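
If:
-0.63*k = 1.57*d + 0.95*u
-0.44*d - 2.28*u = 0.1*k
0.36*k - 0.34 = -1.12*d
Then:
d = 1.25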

To do - All of the records above should be copied exactly.

Solution to the exercise -
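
If:
-0.63*k = 1.57*d + 0.95*u
-0.44*d - 2.28*u = 0.1*k
0.36*k - 0.34 = -1.12*d
Then:
d = 1.25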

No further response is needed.